Saved data entries
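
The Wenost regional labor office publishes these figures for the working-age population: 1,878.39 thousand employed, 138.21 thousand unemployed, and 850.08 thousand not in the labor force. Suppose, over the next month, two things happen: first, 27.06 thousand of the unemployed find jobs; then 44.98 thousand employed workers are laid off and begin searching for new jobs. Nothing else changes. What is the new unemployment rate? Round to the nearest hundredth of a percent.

New unemployment rate ≈ 7.74%.

Initially, labor force = 1,878.39 + 138.21 = 2,016.60 thousand, so u = 138.21/2,016.60 = 6.85%.
After the first change, unemployed falls and employed rises by 27.06; labor force unchanged → E = 1,905.45, U = 111.15, labor force = 2,016.60 thousand.
After the second change, employed falls and unemployed rises by 44.98; labor force unchanged → E = 1,860.47, U = 156.13, labor force = 2,016.60 thousand.
New unemployment rate = 156.13 / 2,016.60 = 7.74%.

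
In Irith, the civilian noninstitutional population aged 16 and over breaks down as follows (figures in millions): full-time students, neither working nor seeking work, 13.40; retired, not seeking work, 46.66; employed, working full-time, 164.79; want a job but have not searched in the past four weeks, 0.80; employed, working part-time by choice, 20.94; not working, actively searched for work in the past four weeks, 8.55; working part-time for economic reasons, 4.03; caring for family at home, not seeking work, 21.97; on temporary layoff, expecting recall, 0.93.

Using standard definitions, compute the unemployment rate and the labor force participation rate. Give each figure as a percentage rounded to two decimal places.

Unemployment rate ≈ 4.76%; labor force participation rate ≈ 70.63%.

Employed = 164.79 + 20.94 + 4.03 = 189.76 million (anyone who worked, including part-time for economic reasons, counts as employed).
Unemployed = 8.55 + 0.93 = 9.48 million (jobless and actively searching, or on temporary layoff).
Labor force = 189.76 + 9.48 = 199.24 million.
Not in labor force = 13.40 + 46.66 + 0.80 + 21.97 = 82.83 million (those not working and not actively searching are outside the labor force — including those who want a job but have given up searching).
Civilian working-age population = 199.24 + 82.83 = 282.07 million.
Unemployment rate = 9.48 / 199.24 = 4.76%.
Labor force participation rate = 199.24 / 282.07 = 70.63%.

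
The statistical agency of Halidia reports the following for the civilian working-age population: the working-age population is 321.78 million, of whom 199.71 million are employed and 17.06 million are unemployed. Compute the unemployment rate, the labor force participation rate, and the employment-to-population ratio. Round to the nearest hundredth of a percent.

Unemployment rate ≈ 7.87%; labor force participation rate ≈ 67.37%; employment-population ratio ≈ 62.06%.

Labor force = employed + unemployed = 199.71 + 17.06 = 216.77 million.
Unemployment rate = 17.06 / 216.77 = 7.87%.
Labor force participation rate = 216.77 / 321.78 = 67.37%.
Employment-population ratio = 199.71 / 321.78 = 62.06%.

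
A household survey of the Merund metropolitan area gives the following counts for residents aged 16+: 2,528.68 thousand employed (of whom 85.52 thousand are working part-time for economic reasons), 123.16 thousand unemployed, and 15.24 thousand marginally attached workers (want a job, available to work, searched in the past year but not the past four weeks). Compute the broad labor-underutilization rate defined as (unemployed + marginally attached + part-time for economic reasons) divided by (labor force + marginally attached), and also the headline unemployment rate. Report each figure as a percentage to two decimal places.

Labor force = 2,528.68 + 123.16 = 2,651.84 thousand.
Numerator = 123.16 + 15.24 + 85.52 = 223.92 thousand.
Denominator = 2,651.84 + 15.24 = 2,667.08 thousand.
Broad rate = 223.92 / 2,667.08 = 8.40%.
Headline unemployment rate = 123.16 / 2,651.84 = 4.64%.

Broad underutilization rate ≈ 8.40%; headline unemployment rate ≈ 4.64%.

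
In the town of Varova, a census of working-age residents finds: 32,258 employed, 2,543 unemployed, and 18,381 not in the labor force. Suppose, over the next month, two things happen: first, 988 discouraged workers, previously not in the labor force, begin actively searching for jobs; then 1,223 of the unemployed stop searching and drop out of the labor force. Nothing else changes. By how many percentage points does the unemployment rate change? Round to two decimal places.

Initially, labor force = 32,258 + 2,543 = 34,801, so u = 2,543/34,801 = 7.31%.
After the first change, unemployed and labor force both rise by 988 → E = 32,258, U = 3,531, labor force = 35,789.
After the second change, unemployed and labor force both fall by 1,223 → E = 32,258, U = 2,308, labor force = 34,566.
New unemployment rate = 2,308 / 34,566 = 6.68%.
Change = 6.68% − 7.31% = −0.63 percentage points.

The unemployment rate changes by −0.63 percentage points.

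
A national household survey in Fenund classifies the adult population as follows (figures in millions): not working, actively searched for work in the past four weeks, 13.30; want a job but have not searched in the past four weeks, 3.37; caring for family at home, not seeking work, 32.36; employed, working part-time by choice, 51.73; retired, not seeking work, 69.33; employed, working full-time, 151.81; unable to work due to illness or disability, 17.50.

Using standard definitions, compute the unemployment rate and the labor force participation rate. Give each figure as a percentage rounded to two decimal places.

Employed = 51.73 + 151.81 = 203.54 million.
Unemployed = 13.30 million.
Labor force = 203.54 + 13.30 = 216.84 million.
Not in labor force = 3.37 + 32.36 + 69.33 + 17.50 = 122.56 million (those not working and not actively searching are outside the labor force — including those who want a job but have given up searching).
Civilian working-age population = 216.84 + 122.56 = 339.40 million.
Unemployment rate = 13.30 / 216.84 = 6.13%.
Labor force participation rate = 216.84 / 339.40 = 63.89%.

Unemployment rate ≈ 6.13%; labor force participation rate ≈ 63.89%.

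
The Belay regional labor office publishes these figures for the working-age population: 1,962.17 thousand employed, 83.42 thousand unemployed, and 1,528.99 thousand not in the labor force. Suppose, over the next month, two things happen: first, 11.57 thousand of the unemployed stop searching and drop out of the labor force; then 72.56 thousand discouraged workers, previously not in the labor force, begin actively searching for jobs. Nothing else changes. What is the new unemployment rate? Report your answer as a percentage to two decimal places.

Initially, labor force = 1,962.17 + 83.42 = 2,045.59 thousand, so u = 83.42/2,045.59 = 4.08%.
After the first change, unemployed and labor force both fall by 11.57 → E = 1,962.17, U = 71.85, labor force = 2,034.02 thousand.
After the second change, unemployed and labor force both rise by 72.56 → E = 1,962.17, U = 144.41, labor force = 2,106.58 thousand.
New unemployment rate = 144.41 / 2,106.58 = 6.86%.

New unemployment rate ≈ 6.86%.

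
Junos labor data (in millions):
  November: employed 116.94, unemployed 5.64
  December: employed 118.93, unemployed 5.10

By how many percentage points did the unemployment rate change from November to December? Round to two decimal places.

The unemployment rate changed by −0.49 percentage points.

November: labor force = 116.94 + 5.64 = 122.58; u = 5.64/122.58 = 4.60%.
December: labor force = 118.93 + 5.10 = 124.03; u = 5.10/124.03 = 4.11%.
Change = 4.11% − 4.60% = −0.49 pp.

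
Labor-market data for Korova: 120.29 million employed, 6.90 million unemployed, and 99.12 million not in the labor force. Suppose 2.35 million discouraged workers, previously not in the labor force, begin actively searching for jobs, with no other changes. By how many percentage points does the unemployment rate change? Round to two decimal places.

Initially, labor force = 120.29 + 6.90 = 127.19 million, so u = 6.90/127.19 = 5.42%.
After the change, unemployed and labor force both rise by 2.35 → E = 120.29, U = 9.25, labor force = 129.54 million.
New unemployment rate = 9.25 / 129.54 = 7.14%.
Change = 7.14% − 5.42% = +1.72 percentage points.

The unemployment rate changes by +1.72 percentage points.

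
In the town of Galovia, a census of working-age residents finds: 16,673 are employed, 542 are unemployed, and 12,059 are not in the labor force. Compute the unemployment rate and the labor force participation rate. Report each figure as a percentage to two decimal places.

Unemployment rate ≈ 3.15%; labor force participation rate ≈ 58.81%.

Labor force = employed + unemployed = 16,673 + 542 = 17,215.
Working-age population = 17,215 + 12,059 = 29,274.
Unemployment rate = 542 / 17,215 = 3.15%.
Labor force participation rate = 17,215 / 29,274 = 58.81%.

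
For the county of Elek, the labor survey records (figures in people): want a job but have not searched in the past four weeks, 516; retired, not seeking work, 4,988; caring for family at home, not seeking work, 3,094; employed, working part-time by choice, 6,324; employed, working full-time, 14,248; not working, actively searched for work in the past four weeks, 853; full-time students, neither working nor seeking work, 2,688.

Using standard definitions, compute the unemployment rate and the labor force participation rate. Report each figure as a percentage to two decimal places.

Employed = 6,324 + 14,248 = 20,572.
Unemployed = 853.
Labor force = 20,572 + 853 = 21,425.
Not in labor force = 516 + 4,988 + 3,094 + 2,688 = 11,286 (those not working and not actively searching are outside the labor force — including those who want a job but have given up searching).
Civilian working-age population = 21,425 + 11,286 = 32,711.
Unemployment rate = 853 / 21,425 = 3.98%.
Labor force participation rate = 21,425 / 32,711 = 65.50%.

Unemployment rate ≈ 3.98%; labor force participation rate ≈ 65.50%.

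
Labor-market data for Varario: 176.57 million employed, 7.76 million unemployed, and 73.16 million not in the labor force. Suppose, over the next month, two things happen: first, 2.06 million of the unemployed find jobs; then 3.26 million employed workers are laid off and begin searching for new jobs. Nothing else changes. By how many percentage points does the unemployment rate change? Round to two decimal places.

The unemployment rate changes by +0.65 percentage points.

Initially, labor force = 176.57 + 7.76 = 184.33 million, so u = 7.76/184.33 = 4.21%.
After the first change, unemployed falls and employed rises by 2.06; labor force unchanged → E = 178.63, U = 5.70, labor force = 184.33 million.
After the second change, employed falls and unemployed rises by 3.26; labor force unchanged → E = 175.37, U = 8.96, labor force = 184.33 million.
New unemployment rate = 8.96 / 184.33 = 4.86%.
Change = 4.86% − 4.21% = +0.65 percentage points.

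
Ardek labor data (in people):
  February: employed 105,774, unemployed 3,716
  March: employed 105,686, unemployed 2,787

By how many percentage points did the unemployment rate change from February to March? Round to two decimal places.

The unemployment rate changed by −0.82 percentage points.

February: labor force = 105,774 + 3,716 = 109,490; u = 3,716/109,490 = 3.39%.
March: labor force = 105,686 + 2,787 = 108,473; u = 2,787/108,473 = 2.57%.
Change = 2.57% − 3.39% = −0.82 pp.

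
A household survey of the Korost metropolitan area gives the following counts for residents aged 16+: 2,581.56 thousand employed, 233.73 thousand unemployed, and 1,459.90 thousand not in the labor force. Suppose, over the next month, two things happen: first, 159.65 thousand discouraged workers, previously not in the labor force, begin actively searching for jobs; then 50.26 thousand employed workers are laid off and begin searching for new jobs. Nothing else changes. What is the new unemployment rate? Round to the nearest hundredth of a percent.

Initially, labor force = 2,581.56 + 233.73 = 2,815.29 thousand, so u = 233.73/2,815.29 = 8.30%.
After the first change, unemployed and labor force both rise by 159.65 → E = 2,581.56, U = 393.38, labor force = 2,974.94 thousand.
After the second change, employed falls and unemployed rises by 50.26; labor force unchanged → E = 2,531.30, U = 443.64, labor force = 2,974.94 thousand.
New unemployment rate = 443.64 / 2,974.94 = 14.91%.

New unemployment rate ≈ 14.91%.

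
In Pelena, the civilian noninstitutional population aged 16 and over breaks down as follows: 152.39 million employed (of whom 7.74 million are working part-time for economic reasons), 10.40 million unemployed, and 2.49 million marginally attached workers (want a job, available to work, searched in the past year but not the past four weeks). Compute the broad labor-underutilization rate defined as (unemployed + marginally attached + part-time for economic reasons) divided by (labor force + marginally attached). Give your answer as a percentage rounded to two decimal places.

Labor force = 152.39 + 10.40 = 162.79 million.
Numerator = 10.40 + 2.49 + 7.74 = 20.63 million.
Denominator = 162.79 + 2.49 = 165.28 million.
Broad rate = 20.63 / 165.28 = 12.48%.

Broad underutilization rate ≈ 12.48%.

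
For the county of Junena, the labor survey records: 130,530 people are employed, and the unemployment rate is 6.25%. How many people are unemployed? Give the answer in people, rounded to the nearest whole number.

About 8,702 are unemployed.

Let U be the number unemployed. The labor force is E + U, and U/(E+U) = 0.0625.
So U = 0.0625 × 130,530 / (1 − 0.0625) = 8158.12 / 0.9375 ≈ 8,702.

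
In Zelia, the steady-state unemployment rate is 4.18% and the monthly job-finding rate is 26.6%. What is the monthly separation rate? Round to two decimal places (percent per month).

From u* = s/(s+f): s = u·f/(1−u).
s = 0.0418 × 26.6 / (1 − 0.0418) = 1.1119 / 0.9582 ≈ 1.16% per month.

Separation rate ≈ 1.16% per month.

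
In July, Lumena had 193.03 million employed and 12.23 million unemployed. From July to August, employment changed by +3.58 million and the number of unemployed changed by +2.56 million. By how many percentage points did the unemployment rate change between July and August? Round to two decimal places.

July: labor force = 193.03 + 12.23 = 205.26; u = 12.23/205.26 = 5.96%.
August: labor force = 196.61 + 14.79 = 211.40; u = 14.79/211.40 = 7.00%.
Change = 7.00% − 5.96% = +1.04 pp.

The unemployment rate changed by +1.04 percentage points.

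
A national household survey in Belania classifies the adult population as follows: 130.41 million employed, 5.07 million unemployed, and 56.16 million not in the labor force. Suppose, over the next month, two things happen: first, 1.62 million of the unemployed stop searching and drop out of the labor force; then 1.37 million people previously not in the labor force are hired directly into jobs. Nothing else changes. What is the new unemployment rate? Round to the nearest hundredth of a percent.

New unemployment rate ≈ 2.55%.

Initially, labor force = 130.41 + 5.07 = 135.48 million, so u = 5.07/135.48 = 3.74%.
After the first change, unemployed and labor force both fall by 1.62 → E = 130.41, U = 3.45, labor force = 133.86 million.
After the second change, employed and labor force both rise by 1.37; unemployed unchanged → E = 131.78, U = 3.45, labor force = 135.23 million.
New unemployment rate = 3.45 / 135.23 = 2.55%.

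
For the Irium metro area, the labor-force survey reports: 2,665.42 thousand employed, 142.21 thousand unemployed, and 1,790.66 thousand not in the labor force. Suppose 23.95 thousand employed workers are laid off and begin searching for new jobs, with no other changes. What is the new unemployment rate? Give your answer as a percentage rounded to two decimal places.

Initially, labor force = 2,665.42 + 142.21 = 2,807.63 thousand, so u = 142.21/2,807.63 = 5.07%.
After the change, employed falls and unemployed rises by 23.95; labor force unchanged → E = 2,641.47, U = 166.16, labor force = 2,807.63 thousand.
New unemployment rate = 166.16 / 2,807.63 = 5.92%.

New unemployment rate ≈ 5.92%.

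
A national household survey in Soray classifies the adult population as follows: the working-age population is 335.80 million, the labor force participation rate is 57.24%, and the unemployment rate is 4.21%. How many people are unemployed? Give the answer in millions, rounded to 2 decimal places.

About 8.09 million are unemployed.

Labor force = 0.5724 × 335.80 = 192.21 million.
Unemployed = 0.0421 × 192.21 ≈ 8.09 million.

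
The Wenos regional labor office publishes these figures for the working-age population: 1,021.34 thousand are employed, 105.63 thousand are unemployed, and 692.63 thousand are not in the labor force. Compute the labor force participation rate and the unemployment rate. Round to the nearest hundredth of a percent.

Labor force = employed + unemployed = 1,021.34 + 105.63 = 1,126.97 thousand.
Working-age population = 1,126.97 + 692.63 = 1,819.60 thousand.
Unemployment rate = 105.63 / 1,126.97 = 9.37%.
Labor force participation rate = 1,126.97 / 1,819.60 = 61.94%.

Labor force participation rate ≈ 61.94%; unemployment rate ≈ 9.37%.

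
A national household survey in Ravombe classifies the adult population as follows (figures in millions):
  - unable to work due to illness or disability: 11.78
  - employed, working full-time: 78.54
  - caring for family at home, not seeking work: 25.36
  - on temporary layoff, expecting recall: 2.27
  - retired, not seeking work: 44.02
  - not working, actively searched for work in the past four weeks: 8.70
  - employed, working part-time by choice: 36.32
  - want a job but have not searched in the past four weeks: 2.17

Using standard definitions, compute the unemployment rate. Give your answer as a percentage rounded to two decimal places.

Unemployment rate ≈ 8.72%.

Employed = 78.54 + 36.32 = 114.86 million.
Unemployed = 2.27 + 8.70 = 10.97 million (jobless and actively searching, or on temporary layoff).
Labor force = 114.86 + 10.97 = 125.83 million.
Unemployment rate = 10.97 / 125.83 = 8.72%.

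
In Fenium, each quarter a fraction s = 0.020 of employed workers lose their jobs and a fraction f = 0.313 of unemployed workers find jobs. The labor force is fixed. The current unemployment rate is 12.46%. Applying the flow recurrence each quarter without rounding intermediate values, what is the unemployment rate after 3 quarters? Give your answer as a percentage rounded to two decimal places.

Unemployment rate after three quarters ≈ 7.92%.

With a fixed labor force, u_{t+1} = u_t + s·(1−u_t) − f·u_t = u_t·(1−s−f) + s.
Here 1−s−f = 0.667 and s = 0.020.
u_1 = 0.124600 × 0.667 + 0.020 = 0.103108.
u_2 = 0.103108 × 0.667 + 0.020 = 0.088773.
u_3 = 0.088773 × 0.667 + 0.020 = 0.079212.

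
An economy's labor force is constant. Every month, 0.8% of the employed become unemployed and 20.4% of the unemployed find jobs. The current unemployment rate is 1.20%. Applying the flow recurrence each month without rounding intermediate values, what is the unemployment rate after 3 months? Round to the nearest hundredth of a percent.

Unemployment rate after three months ≈ 2.51%.

With a fixed labor force, u_{t+1} = u_t + s·(1−u_t) − f·u_t = u_t·(1−s−f) + s.
Here 1−s−f = 0.788 and s = 0.008.
u_1 = 0.012000 × 0.788 + 0.008 = 0.017456.
u_2 = 0.017456 × 0.788 + 0.008 = 0.021755.
u_3 = 0.021755 × 0.788 + 0.008 = 0.025143.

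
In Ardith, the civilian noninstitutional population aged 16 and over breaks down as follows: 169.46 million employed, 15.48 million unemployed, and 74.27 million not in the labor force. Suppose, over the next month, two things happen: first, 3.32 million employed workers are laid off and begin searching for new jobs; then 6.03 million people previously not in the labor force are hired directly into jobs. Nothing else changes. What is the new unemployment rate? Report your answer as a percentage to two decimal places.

New unemployment rate ≈ 9.84%.

Initially, labor force = 169.46 + 15.48 = 184.94 million, so u = 15.48/184.94 = 8.37%.
After the first change, employed falls and unemployed rises by 3.32; labor force unchanged → E = 166.14, U = 18.80, labor force = 184.94 million.
After the second change, employed and labor force both rise by 6.03; unemployed unchanged → E = 172.17, U = 18.80, labor force = 190.97 million.
New unemployment rate = 18.80 / 190.97 = 9.84%.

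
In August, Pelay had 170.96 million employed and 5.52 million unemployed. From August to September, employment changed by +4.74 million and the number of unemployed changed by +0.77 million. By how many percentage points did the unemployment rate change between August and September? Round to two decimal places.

August: labor force = 170.96 + 5.52 = 176.48; u = 5.52/176.48 = 3.13%.
September: labor force = 175.70 + 6.29 = 181.99; u = 6.29/181.99 = 3.46%.
Change = 3.46% − 3.13% = +0.33 pp.

The unemployment rate changed by +0.33 percentage points.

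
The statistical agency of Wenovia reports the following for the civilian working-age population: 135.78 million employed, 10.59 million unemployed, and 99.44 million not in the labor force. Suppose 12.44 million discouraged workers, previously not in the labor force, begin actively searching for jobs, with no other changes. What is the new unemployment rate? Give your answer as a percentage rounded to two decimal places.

New unemployment rate ≈ 14.50%.

Initially, labor force = 135.78 + 10.59 = 146.37 million, so u = 10.59/146.37 = 7.24%.
After the change, unemployed and labor force both rise by 12.44 → E = 135.78, U = 23.03, labor force = 158.81 million.
New unemployment rate = 23.03 / 158.81 = 14.50%.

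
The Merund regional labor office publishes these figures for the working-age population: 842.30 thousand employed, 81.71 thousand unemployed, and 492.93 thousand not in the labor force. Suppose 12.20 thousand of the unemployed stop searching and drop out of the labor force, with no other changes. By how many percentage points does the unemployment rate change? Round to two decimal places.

The unemployment rate changes by −1.22 percentage points.

Initially, labor force = 842.30 + 81.71 = 924.01 thousand, so u = 81.71/924.01 = 8.84%.
After the change, unemployed and labor force both fall by 12.20 → E = 842.30, U = 69.51, labor force = 911.81 thousand.
New unemployment rate = 69.51 / 911.81 = 7.62%.
Change = 7.62% − 8.84% = −1.22 percentage points.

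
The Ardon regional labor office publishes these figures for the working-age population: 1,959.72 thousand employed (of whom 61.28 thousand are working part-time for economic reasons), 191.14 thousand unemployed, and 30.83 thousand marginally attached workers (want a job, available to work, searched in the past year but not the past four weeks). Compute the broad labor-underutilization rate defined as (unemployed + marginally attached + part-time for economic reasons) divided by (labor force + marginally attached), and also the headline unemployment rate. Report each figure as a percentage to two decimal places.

Broad underutilization rate ≈ 12.98%; headline unemployment rate ≈ 8.89%.

Labor force = 1,959.72 + 191.14 = 2,150.86 thousand.
Numerator = 191.14 + 30.83 + 61.28 = 283.25 thousand.
Denominator = 2,150.86 + 30.83 = 2,181.69 thousand.
Broad rate = 283.25 / 2,181.69 = 12.98%.
Headline unemployment rate = 191.14 / 2,150.86 = 8.89%.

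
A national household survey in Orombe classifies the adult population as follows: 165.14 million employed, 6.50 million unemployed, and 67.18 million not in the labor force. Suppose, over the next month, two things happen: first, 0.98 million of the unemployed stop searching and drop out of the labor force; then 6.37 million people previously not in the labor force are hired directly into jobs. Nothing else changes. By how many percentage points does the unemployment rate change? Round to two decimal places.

Initially, labor force = 165.14 + 6.50 = 171.64 million, so u = 6.50/171.64 = 3.79%.
After the first change, unemployed and labor force both fall by 0.98 → E = 165.14, U = 5.52, labor force = 170.66 million.
After the second change, employed and labor force both rise by 6.37; unemployed unchanged → E = 171.51, U = 5.52, labor force = 177.03 million.
New unemployment rate = 5.52 / 177.03 = 3.12%.
Change = 3.12% − 3.79% = −0.67 percentage points.

The unemployment rate changes by −0.67 percentage points.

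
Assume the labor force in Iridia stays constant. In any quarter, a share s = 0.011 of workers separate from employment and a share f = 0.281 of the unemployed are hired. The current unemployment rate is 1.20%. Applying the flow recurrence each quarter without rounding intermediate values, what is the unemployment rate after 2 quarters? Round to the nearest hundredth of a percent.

With a fixed labor force, u_{t+1} = u_t + s·(1−u_t) − f·u_t = u_t·(1−s−f) + s.
Here 1−s−f = 0.708 and s = 0.011.
u_1 = 0.012000 × 0.708 + 0.011 = 0.019496.
u_2 = 0.019496 × 0.708 + 0.011 = 0.024803.

Unemployment rate after two quarters ≈ 2.48%.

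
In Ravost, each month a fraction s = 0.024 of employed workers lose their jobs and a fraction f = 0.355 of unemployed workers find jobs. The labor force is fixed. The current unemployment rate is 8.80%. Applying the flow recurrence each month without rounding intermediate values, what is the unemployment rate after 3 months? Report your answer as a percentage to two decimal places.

Unemployment rate after three months ≈ 6.92%.

With a fixed labor force, u_{t+1} = u_t + s·(1−u_t) − f·u_t = u_t·(1−s−f) + s.
Here 1−s−f = 0.621 and s = 0.024.
u_1 = 0.088000 × 0.621 + 0.024 = 0.078648.
u_2 = 0.078648 × 0.621 + 0.024 = 0.072840.
u_3 = 0.072840 × 0.621 + 0.024 = 0.069234.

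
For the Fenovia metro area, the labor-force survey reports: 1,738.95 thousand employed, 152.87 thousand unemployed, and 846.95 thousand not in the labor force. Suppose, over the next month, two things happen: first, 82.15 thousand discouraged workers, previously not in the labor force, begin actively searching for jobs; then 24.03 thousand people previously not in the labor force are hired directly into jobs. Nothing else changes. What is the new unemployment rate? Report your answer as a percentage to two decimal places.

New unemployment rate ≈ 11.76%.

Initially, labor force = 1,738.95 + 152.87 = 1,891.82 thousand, so u = 152.87/1,891.82 = 8.08%.
After the first change, unemployed and labor force both rise by 82.15 → E = 1,738.95, U = 235.02, labor force = 1,973.97 thousand.
After the second change, employed and labor force both rise by 24.03; unemployed unchanged → E = 1,762.98, U = 235.02, labor force = 1,998.00 thousand.
New unemployment rate = 235.02 / 1,998.00 = 11.76%.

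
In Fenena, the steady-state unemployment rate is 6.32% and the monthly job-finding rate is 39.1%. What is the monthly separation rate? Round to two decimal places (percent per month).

From u* = s/(s+f): s = u·f/(1−u).
s = 0.0632 × 39.1 / (1 − 0.0632) = 2.4711 / 0.9368 ≈ 2.64% per month.

Separation rate ≈ 2.64% per month.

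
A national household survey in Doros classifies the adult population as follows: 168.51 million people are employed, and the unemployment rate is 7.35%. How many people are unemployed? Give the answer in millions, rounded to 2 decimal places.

Let U be the number unemployed. The labor force is E + U, and U/(E+U) = 0.0735.
So U = 0.0735 × 168.51 / (1 − 0.0735) = 12.3855 / 0.9265 ≈ 13.37 million.

About 13.37 million are unemployed.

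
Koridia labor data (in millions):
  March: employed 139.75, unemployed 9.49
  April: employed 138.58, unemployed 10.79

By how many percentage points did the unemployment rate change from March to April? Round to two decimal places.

The unemployment rate changed by +0.86 percentage points.

March: labor force = 139.75 + 9.49 = 149.24; u = 9.49/149.24 = 6.36%.
April: labor force = 138.58 + 10.79 = 149.37; u = 10.79/149.37 = 7.22%.
Change = 7.22% − 6.36% = +0.86 pp.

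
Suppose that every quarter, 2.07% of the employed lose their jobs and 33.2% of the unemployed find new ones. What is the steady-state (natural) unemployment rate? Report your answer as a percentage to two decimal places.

Steady-state unemployment rate ≈ 5.87%.

At steady state the flows balance: s·E = f·U, so U/(E+U) = s/(s+f).
u* = 2.07 / (2.07 + 33.2) = 2.07 / 35.27 = 5.87%.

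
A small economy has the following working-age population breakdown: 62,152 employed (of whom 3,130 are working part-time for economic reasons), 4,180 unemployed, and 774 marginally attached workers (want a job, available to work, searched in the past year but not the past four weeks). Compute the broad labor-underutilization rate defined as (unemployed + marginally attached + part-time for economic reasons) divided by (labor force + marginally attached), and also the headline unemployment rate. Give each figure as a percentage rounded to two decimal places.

Labor force = 62,152 + 4,180 = 66,332.
Numerator = 4,180 + 774 + 3,130 = 8,084.
Denominator = 66,332 + 774 = 67,106.
Broad rate = 8,084 / 67,106 = 12.05%.
Headline unemployment rate = 4,180 / 66,332 = 6.30%.

Broad underutilization rate ≈ 12.05%; headline unemployment rate ≈ 6.30%.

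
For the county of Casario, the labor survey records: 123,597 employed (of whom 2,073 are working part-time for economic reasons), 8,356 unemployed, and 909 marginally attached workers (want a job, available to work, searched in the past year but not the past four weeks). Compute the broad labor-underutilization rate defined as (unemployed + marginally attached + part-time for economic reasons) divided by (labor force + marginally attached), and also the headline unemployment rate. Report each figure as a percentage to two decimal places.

Labor force = 123,597 + 8,356 = 131,953.
Numerator = 8,356 + 909 + 2,073 = 11,338.
Denominator = 131,953 + 909 = 132,862.
Broad rate = 11,338 / 132,862 = 8.53%.
Headline unemployment rate = 8,356 / 131,953 = 6.33%.

Broad underutilization rate ≈ 8.53%; headline unemployment rate ≈ 6.33%.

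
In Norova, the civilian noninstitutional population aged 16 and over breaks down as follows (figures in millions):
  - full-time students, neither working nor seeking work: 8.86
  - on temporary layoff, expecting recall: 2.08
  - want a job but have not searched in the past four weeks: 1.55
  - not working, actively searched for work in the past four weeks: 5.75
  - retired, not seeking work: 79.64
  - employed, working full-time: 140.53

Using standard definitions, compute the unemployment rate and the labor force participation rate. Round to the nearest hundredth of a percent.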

EXERCISE REQUIREMENTS
Every line in the records above with the string "illness" in it should be shown.

ANSWER TO THE EXERCISE
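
A national household survey in Fenund classifies the adult population as follows (figures in millions): not working, actively searched for work in the past four weeks, 13.30; want a job but have not searched in the past four weeks, 3.37; caring for family at home, not seeking work, 32.36; employed, working part-time by choice, 51.73; retired, not seeking work, 69.33; employed, working full-time, 151.81; unable to work due to illness or disability, 17.50.
  - unable to work due to illness or disability: 11.78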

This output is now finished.